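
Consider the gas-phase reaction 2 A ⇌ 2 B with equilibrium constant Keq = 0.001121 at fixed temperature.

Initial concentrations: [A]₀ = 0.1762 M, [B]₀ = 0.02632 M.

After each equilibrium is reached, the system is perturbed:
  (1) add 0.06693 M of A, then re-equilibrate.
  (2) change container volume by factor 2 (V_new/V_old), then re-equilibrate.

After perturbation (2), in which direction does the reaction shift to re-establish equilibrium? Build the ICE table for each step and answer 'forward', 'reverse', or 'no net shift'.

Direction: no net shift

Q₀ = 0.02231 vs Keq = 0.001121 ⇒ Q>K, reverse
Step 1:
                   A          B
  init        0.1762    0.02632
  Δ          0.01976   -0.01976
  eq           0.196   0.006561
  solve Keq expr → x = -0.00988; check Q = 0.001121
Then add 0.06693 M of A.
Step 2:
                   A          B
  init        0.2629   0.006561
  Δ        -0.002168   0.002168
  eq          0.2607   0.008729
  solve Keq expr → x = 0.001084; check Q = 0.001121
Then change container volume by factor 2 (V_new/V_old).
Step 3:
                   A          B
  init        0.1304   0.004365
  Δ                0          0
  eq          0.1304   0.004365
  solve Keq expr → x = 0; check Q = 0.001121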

---

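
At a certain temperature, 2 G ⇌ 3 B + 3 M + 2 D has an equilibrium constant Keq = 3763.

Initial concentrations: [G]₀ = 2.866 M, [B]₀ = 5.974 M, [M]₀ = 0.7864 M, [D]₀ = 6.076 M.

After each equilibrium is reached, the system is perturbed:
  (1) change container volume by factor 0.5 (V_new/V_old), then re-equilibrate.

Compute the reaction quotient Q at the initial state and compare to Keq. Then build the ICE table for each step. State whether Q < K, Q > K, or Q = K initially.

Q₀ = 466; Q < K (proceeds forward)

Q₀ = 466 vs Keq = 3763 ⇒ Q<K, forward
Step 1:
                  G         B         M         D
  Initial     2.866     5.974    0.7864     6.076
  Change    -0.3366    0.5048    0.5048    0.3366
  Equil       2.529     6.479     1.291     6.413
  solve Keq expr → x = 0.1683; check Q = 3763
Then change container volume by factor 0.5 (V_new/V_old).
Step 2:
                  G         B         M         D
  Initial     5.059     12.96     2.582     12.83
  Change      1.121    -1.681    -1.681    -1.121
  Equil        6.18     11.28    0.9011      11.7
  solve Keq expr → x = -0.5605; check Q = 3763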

Exercise. State how many lines in the entries hold the word "concentrations", giving the number alone.

Task response. 2